EXTRACTED ENTRIES:
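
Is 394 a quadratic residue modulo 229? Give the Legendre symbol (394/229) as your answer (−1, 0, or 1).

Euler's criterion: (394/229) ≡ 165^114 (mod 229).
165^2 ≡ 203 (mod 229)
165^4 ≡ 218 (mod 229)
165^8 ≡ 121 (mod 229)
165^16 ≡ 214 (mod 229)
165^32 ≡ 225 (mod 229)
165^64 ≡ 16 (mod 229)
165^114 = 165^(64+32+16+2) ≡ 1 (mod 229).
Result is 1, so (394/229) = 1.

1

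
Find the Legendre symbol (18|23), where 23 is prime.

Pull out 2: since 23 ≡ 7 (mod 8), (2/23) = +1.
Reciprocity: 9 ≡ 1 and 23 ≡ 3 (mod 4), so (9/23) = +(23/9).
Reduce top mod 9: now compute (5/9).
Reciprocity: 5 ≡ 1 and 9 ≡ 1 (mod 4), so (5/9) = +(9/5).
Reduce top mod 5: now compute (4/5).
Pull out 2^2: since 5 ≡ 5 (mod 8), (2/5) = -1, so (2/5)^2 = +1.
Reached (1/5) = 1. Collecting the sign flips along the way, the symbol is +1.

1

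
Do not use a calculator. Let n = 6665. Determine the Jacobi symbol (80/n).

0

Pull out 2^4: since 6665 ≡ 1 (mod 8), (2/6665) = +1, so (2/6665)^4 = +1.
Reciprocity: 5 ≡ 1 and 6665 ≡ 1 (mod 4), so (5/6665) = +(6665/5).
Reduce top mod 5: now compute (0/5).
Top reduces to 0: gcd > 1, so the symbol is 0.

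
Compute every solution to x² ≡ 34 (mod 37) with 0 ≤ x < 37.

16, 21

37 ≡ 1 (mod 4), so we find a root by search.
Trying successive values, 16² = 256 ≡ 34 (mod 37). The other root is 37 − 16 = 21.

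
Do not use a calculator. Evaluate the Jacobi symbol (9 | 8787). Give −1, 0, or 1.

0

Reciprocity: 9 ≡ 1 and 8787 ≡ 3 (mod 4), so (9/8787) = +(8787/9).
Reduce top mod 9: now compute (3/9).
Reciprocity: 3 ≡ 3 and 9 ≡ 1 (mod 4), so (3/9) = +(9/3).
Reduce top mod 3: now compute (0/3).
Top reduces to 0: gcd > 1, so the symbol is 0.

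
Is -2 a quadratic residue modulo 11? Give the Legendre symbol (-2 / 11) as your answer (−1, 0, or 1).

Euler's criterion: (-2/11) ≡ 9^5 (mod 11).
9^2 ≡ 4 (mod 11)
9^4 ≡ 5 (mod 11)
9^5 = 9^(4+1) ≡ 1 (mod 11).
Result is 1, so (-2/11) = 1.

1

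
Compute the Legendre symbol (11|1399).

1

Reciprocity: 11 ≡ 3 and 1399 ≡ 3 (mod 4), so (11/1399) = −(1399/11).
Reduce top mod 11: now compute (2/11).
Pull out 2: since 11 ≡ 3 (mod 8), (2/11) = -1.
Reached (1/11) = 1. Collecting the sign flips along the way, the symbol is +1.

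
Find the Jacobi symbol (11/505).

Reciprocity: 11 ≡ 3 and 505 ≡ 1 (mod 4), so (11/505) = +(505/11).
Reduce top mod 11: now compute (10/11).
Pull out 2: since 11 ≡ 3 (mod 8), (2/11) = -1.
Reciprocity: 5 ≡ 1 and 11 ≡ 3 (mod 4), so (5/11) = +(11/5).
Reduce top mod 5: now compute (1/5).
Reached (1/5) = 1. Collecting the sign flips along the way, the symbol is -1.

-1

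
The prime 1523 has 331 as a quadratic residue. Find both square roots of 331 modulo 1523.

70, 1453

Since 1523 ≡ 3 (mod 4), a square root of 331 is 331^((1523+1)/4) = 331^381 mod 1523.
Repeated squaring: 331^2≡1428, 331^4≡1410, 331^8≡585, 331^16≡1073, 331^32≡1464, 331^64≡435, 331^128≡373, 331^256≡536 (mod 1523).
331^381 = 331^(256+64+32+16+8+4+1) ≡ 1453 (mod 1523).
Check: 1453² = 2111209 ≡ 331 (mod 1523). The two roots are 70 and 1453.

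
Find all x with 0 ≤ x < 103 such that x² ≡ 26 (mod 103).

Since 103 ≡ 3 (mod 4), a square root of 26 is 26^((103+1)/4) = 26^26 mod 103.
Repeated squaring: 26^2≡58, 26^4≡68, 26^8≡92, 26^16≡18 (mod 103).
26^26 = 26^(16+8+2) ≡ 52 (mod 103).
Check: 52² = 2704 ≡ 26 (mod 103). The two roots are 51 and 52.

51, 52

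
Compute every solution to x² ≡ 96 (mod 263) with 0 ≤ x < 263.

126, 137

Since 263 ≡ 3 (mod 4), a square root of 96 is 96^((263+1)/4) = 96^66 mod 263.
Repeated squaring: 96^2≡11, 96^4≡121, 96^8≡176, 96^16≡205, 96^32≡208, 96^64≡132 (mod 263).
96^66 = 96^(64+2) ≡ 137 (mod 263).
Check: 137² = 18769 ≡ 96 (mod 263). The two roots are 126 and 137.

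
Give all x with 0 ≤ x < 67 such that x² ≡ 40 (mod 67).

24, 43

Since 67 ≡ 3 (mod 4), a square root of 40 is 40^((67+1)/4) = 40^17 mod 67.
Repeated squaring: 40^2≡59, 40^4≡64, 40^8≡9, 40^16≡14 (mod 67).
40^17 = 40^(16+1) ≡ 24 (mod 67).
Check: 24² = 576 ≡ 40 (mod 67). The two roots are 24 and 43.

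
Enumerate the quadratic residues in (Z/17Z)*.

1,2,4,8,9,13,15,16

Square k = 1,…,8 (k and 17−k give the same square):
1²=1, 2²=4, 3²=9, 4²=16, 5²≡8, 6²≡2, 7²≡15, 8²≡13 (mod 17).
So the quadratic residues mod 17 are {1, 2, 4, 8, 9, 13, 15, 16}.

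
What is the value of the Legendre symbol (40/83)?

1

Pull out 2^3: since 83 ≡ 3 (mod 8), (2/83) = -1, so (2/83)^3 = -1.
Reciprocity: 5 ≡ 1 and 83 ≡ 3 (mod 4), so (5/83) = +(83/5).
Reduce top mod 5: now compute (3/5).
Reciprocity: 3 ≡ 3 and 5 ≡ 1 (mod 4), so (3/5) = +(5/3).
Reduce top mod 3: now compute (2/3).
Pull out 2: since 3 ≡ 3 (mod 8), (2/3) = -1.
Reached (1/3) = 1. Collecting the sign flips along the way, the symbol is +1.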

WHAT TO PRODUCE:
The material is to be written out again in full, with no word altered.

ANSWER:
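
Is 394 a quadratic residue modulo 229? Give the Legendre symbol (394/229) as your answer (−1, 0, or 1).

Euler's criterion: (394/229) ≡ 165^114 (mod 229).
165^2 ≡ 203 (mod 229)
165^4 ≡ 218 (mod 229)
165^8 ≡ 121 (mod 229)
165^16 ≡ 214 (mod 229)
165^32 ≡ 225 (mod 229)
165^64 ≡ 16 (mod 229)
165^114 = 165^(64+32+16+2) ≡ 1 (mod 229).
Result is 1, so (394/229) = 1.

1

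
Find the Legendre symbol (18|23), where 23 is prime.

Pull out 2: since 23 ≡ 7 (mod 8), (2/23) = +1.
Reciprocity: 9 ≡ 1 and 23 ≡ 3 (mod 4), so (9/23) = +(23/9).
Reduce top mod 9: now compute (5/9).
Reciprocity: 5 ≡ 1 and 9 ≡ 1 (mod 4), so (5/9) = +(9/5).
Reduce top mod 5: now compute (4/5).
Pull out 2^2: since 5 ≡ 5 (mod 8), (2/5) = -1, so (2/5)^2 = +1.
Reached (1/5) = 1. Collecting the sign flips along the way, the symbol is +1.

1

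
Do not use a calculator. Let n = 6665. Determine the Jacobi symbol (80/n).

0

Pull out 2^4: since 6665 ≡ 1 (mod 8), (2/6665) = +1, so (2/6665)^4 = +1.
Reciprocity: 5 ≡ 1 and 6665 ≡ 1 (mod 4), so (5/6665) = +(6665/5).
Reduce top mod 5: now compute (0/5).
Top reduces to 0: gcd > 1, so the symbol is 0.

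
Compute every solution to x² ≡ 34 (mod 37) with 0 ≤ x < 37.

16, 21

37 ≡ 1 (mod 4), so we find a root by search.
Trying successive values, 16² = 256 ≡ 34 (mod 37). The other root is 37 − 16 = 21.

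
Do not use a calculator. Evaluate the Jacobi symbol (9 | 8787). Give −1, 0, or 1.

0

Reciprocity: 9 ≡ 1 and 8787 ≡ 3 (mod 4), so (9/8787) = +(8787/9).
Reduce top mod 9: now compute (3/9).
Reciprocity: 3 ≡ 3 and 9 ≡ 1 (mod 4), so (3/9) = +(9/3).
Reduce top mod 3: now compute (0/3).
Top reduces to 0: gcd > 1, so the symbol is 0.

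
Is -2 a quadratic residue modulo 11? Give the Legendre symbol (-2 / 11) as your answer (−1, 0, or 1).

Euler's criterion: (-2/11) ≡ 9^5 (mod 11).
9^2 ≡ 4 (mod 11)
9^4 ≡ 5 (mod 11)
9^5 = 9^(4+1) ≡ 1 (mod 11).
Result is 1, so (-2/11) = 1.

1

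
Compute the Legendre symbol (11|1399).

1

Reciprocity: 11 ≡ 3 and 1399 ≡ 3 (mod 4), so (11/1399) = −(1399/11).
Reduce top mod 11: now compute (2/11).
Pull out 2: since 11 ≡ 3 (mod 8), (2/11) = -1.
Reached (1/11) = 1. Collecting the sign flips along the way, the symbol is +1.

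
Find the Jacobi symbol (11/505).

Reciprocity: 11 ≡ 3 and 505 ≡ 1 (mod 4), so (11/505) = +(505/11).
Reduce top mod 11: now compute (10/11).
Pull out 2: since 11 ≡ 3 (mod 8), (2/11) = -1.
Reciprocity: 5 ≡ 1 and 11 ≡ 3 (mod 4), so (5/11) = +(11/5).
Reduce top mod 5: now compute (1/5).
Reached (1/5) = 1. Collecting the sign flips along the way, the symbol is -1.

-1

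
The prime 1523 has 331 as a quadratic residue. Find both square roots of 331 modulo 1523.

70, 1453

Since 1523 ≡ 3 (mod 4), a square root of 331 is 331^((1523+1)/4) = 331^381 mod 1523.
Repeated squaring: 331^2≡1428, 331^4≡1410, 331^8≡585, 331^16≡1073, 331^32≡1464, 331^64≡435, 331^128≡373, 331^256≡536 (mod 1523).
331^381 = 331^(256+64+32+16+8+4+1) ≡ 1453 (mod 1523).
Check: 1453² = 2111209 ≡ 331 (mod 1523). The two roots are 70 and 1453.

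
Find all x with 0 ≤ x < 103 such that x² ≡ 26 (mod 103).

Since 103 ≡ 3 (mod 4), a square root of 26 is 26^((103+1)/4) = 26^26 mod 103.
Repeated squaring: 26^2≡58, 26^4≡68, 26^8≡92, 26^16≡18 (mod 103).
26^26 = 26^(16+8+2) ≡ 52 (mod 103).
Check: 52² = 2704 ≡ 26 (mod 103). The two roots are 51 and 52.

51, 52

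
Compute every solution to x² ≡ 96 (mod 263) with 0 ≤ x < 263.

126, 137

Since 263 ≡ 3 (mod 4), a square root of 96 is 96^((263+1)/4) = 96^66 mod 263.
Repeated squaring: 96^2≡11, 96^4≡121, 96^8≡176, 96^16≡205, 96^32≡208, 96^64≡132 (mod 263).
96^66 = 96^(64+2) ≡ 137 (mod 263).
Check: 137² = 18769 ≡ 96 (mod 263). The two roots are 126 and 137.

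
Give all x with 0 ≤ x < 67 such that x² ≡ 40 (mod 67).

24, 43

Since 67 ≡ 3 (mod 4), a square root of 40 is 40^((67+1)/4) = 40^17 mod 67.
Repeated squaring: 40^2≡59, 40^4≡64, 40^8≡9, 40^16≡14 (mod 67).
40^17 = 40^(16+1) ≡ 24 (mod 67).
Check: 24² = 576 ≡ 40 (mod 67). The two roots are 24 and 43.

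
Enumerate the quadratic residues in (Z/17Z)*.

1,2,4,8,9,13,15,16

Square k = 1,…,8 (k and 17−k give the same square):
1²=1, 2²=4, 3²=9, 4²=16, 5²≡8, 6²≡2, 7²≡15, 8²≡13 (mod 17).
So the quadratic residues mod 17 are {1, 2, 4, 8, 9, 13, 15, 16}.

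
What is the value of the Legendre symbol (40/83)?

1

Pull out 2^3: since 83 ≡ 3 (mod 8), (2/83) = -1, so (2/83)^3 = -1.
Reciprocity: 5 ≡ 1 and 83 ≡ 3 (mod 4), so (5/83) = +(83/5).
Reduce top mod 5: now compute (3/5).
Reciprocity: 3 ≡ 3 and 5 ≡ 1 (mod 4), so (3/5) = +(5/3).
Reduce top mod 3: now compute (2/3).
Pull out 2: since 3 ≡ 3 (mod 8), (2/3) = -1.
Reached (1/3) = 1. Collecting the sign flips along the way, the symbol is +1.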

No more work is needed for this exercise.